• [Exercise details] Output the lines below exactly, please, from the first line until the line with "Under the applicable", counting both.

• [Record excerpts]
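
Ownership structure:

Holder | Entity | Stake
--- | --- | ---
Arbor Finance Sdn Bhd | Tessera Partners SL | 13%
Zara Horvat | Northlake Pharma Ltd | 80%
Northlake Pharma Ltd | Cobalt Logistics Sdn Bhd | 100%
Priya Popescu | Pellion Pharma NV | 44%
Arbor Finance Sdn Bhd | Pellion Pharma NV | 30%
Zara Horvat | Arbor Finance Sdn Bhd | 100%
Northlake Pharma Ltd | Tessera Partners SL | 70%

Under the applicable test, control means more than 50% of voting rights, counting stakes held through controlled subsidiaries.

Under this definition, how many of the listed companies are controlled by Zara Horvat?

Zara holds 100% of Arbor, so Zara controls Arbor.
Zara holds 80% of Northlake, so Zara controls Northlake.
Arbor and Northlake together hold 13% + 70% = 83% of Tessera, so Zara controls Tessera.
Northlake holds 100% of Cobalt, so Zara controls Cobalt.
No other company's threshold is met.
Zara controls 4 companies.

4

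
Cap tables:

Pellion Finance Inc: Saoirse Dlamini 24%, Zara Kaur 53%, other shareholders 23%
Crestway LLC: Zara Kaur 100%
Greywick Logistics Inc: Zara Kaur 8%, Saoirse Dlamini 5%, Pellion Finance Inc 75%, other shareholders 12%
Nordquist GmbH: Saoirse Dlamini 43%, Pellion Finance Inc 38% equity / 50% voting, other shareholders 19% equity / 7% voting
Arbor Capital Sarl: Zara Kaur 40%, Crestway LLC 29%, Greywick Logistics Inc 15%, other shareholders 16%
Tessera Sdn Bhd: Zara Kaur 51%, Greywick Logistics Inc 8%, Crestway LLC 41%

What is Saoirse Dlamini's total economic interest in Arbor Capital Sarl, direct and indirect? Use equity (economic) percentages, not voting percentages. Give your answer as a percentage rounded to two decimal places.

Saoirse reaches Arbor along 2 paths.
Via Greywick: 5% × 15% = 0.75%.
Via Pellion → Greywick: 24% × 75% × 15% = 2.7%.
Total: 0.75% + 2.7% = 3.45%.

3.45%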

• [Problem solution]
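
Ownership structure:

Holder | Entity | Stake
--- | --- | ---
Arbor Finance Sdn Bhd | Tessera Partners SL | 13%
Zara Horvat | Northlake Pharma Ltd | 80%
Northlake Pharma Ltd | Cobalt Logistics Sdn Bhd | 100%
Priya Popescu | Pellion Pharma NV | 44%
Arbor Finance Sdn Bhd | Pellion Pharma NV | 30%
Zara Horvat | Arbor Finance Sdn Bhd | 100%
Northlake Pharma Ltd | Tessera Partners SL | 70%

Under the applicable test, control means more than 50% of voting rights, counting stakes held through controlled subsidiaries.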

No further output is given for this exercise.